→ **The data**:
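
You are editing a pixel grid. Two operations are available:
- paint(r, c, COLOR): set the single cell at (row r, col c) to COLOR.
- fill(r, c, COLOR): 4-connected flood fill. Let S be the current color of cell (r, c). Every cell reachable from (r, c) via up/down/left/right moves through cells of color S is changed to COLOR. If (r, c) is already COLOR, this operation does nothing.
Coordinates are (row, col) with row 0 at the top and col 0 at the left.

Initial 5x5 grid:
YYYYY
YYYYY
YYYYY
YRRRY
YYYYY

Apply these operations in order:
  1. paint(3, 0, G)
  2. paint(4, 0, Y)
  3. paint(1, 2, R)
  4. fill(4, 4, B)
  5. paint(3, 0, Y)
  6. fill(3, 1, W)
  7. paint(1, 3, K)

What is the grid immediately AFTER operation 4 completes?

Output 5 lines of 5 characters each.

After op 1 paint(3,0,G):
YYYYY
YYYYY
YYYYY
GRRRY
YYYYY
After op 2 paint(4,0,Y):
YYYYY
YYYYY
YYYYY
GRRRY
YYYYY
After op 3 paint(1,2,R):
YYYYY
YYRYY
YYYYY
GRRRY
YYYYY
After op 4 fill(4,4,B) [20 cells changed]:
BBBBB
BBRBB
BBBBB
GRRRB
BBBBB

Answer: BBBBB
BBRBB
BBBBB
GRRRB
BBBBB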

→ **Exercise prompt**:
Copy the entries above exactly, but only from the line holding "7. paint(1, 3, K)" through the line holding "What is the", both included.

→ **Output for this exercise**:
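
  7. paint(1, 3, K)

What is the grid immediately AFTER operation 4 completes?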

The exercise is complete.